# TASK INPUTS:
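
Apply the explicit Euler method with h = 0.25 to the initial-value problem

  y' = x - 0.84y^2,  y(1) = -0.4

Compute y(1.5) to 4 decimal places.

0.1218

Euler: y_{n+1} = y_n + h·f(x_n, y_n).
x=1.000000, y=-0.400000: f=0.865600 → y ← -0.400000 + 0.25·0.865600 = -0.183600
x=1.250000, y=-0.183600: f=1.221684 → y ← -0.183600 + 0.25·1.221684 = 0.121821
y(1.5) ≈ 0.1218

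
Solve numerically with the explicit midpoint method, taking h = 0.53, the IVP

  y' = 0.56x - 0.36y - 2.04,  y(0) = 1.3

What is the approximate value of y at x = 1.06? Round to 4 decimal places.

Midpoint: k1 = f(x_n, y_n); k2 = f(x_n + h/2, y_n + (h/2)·k1); y_{n+1} = y_n + h·k2.
x=0.000000, y=1.300000:
  k1 = f(0.000000, 1.300000) = -2.508000
  k2 = f(0.265000, 0.635380) = -2.120337
  y ← 1.300000 + 0.53·(-2.120337) = 0.176221
x=0.530000, y=0.176221:
  k1 = f(0.530000, 0.176221) = -1.806640
  k2 = f(0.795000, -0.302538) = -1.485886
  y ← 0.176221 + 0.53·(-1.485886) = -0.611298
y(1.06) ≈ -0.6113

-0.6113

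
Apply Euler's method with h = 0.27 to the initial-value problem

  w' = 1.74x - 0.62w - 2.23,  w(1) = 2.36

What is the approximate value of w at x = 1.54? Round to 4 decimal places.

Euler: w_{n+1} = w_n + h·f(x_n, w_n).
x=1.000000, w=2.360000: f=-1.953200 → w ← 2.360000 + 0.27·(-1.953200) = 1.832636
x=1.270000, w=1.832636: f=-1.156434 → w ← 1.832636 + 0.27·(-1.156434) = 1.520399
w(1.54) ≈ 1.5204

1.5204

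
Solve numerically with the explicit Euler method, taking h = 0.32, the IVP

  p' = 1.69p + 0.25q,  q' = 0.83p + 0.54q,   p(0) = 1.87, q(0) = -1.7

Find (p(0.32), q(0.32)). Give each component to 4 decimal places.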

# WORK TO BE COMPLETED:
Working from the material above, reproduce it in full and unchanged.

# RESPONSE TO THE EXERCISE:
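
Apply the explicit Euler method with h = 0.25 to the initial-value problem

  y' = x - 0.84y^2,  y(1) = -0.4

Compute y(1.5) to 4 decimal places.

0.1218

Euler: y_{n+1} = y_n + h·f(x_n, y_n).
x=1.000000, y=-0.400000: f=0.865600 → y ← -0.400000 + 0.25·0.865600 = -0.183600
x=1.250000, y=-0.183600: f=1.221684 → y ← -0.183600 + 0.25·1.221684 = 0.121821
y(1.5) ≈ 0.1218

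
Solve numerically with the explicit midpoint method, taking h = 0.53, the IVP

  y' = 0.56x - 0.36y - 2.04,  y(0) = 1.3

What is the approximate value of y at x = 1.06? Round to 4 decimal places.

Midpoint: k1 = f(x_n, y_n); k2 = f(x_n + h/2, y_n + (h/2)·k1); y_{n+1} = y_n + h·k2.
x=0.000000, y=1.300000:
  k1 = f(0.000000, 1.300000) = -2.508000
  k2 = f(0.265000, 0.635380) = -2.120337
  y ← 1.300000 + 0.53·(-2.120337) = 0.176221
x=0.530000, y=0.176221:
  k1 = f(0.530000, 0.176221) = -1.806640
  k2 = f(0.795000, -0.302538) = -1.485886
  y ← 0.176221 + 0.53·(-1.485886) = -0.611298
y(1.06) ≈ -0.6113

-0.6113

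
Apply Euler's method with h = 0.27 to the initial-value problem

  w' = 1.74x - 0.62w - 2.23,  w(1) = 2.36

What is the approximate value of w at x = 1.54? Round to 4 decimal places.

Euler: w_{n+1} = w_n + h·f(x_n, w_n).
x=1.000000, w=2.360000: f=-1.953200 → w ← 2.360000 + 0.27·(-1.953200) = 1.832636
x=1.270000, w=1.832636: f=-1.156434 → w ← 1.832636 + 0.27·(-1.156434) = 1.520399
w(1.54) ≈ 1.5204

1.5204

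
Solve numerically with the explicit Euler method, taking h = 0.32, the IVP

  p' = 1.69p + 0.25q,  q' = 0.83p + 0.54q,   p(0) = 1.87, q(0) = -1.7

Find (p(0.32), q(0.32)). Give each component to 4 decimal places.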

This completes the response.